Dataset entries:
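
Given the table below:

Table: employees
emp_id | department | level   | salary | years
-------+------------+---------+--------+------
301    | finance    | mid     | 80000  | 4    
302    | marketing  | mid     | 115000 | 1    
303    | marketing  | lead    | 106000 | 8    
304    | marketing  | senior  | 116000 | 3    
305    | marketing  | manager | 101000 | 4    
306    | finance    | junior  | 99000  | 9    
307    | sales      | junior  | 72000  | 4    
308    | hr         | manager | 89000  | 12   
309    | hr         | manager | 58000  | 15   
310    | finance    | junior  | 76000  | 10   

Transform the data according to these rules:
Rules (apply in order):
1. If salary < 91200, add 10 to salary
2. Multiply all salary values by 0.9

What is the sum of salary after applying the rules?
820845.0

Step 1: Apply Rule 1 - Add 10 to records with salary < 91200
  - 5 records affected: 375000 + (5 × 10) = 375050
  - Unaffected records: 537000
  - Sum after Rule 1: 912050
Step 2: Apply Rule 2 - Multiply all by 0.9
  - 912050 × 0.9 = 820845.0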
==
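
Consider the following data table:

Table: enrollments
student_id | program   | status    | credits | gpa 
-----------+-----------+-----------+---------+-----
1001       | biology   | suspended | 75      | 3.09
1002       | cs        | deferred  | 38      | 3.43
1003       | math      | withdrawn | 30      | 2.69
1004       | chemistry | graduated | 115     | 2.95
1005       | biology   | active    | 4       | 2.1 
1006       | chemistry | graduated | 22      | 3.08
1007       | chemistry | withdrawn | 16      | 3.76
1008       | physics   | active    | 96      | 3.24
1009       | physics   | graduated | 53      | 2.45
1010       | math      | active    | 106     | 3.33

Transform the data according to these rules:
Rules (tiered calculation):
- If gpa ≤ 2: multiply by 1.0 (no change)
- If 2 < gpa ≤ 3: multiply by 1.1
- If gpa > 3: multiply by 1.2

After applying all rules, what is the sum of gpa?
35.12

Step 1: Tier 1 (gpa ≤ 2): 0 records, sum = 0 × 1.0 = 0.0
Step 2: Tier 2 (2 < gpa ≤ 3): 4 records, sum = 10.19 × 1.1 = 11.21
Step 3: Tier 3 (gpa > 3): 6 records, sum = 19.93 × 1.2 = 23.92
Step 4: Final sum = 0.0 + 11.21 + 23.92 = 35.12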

Instructions for the task: Using the entries above, copy out all lines that contain the string "biology".

Answer area:
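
1001       | biology   | suspended | 75      | 3.09
1005       | biology   | active    | 4       | 2.1 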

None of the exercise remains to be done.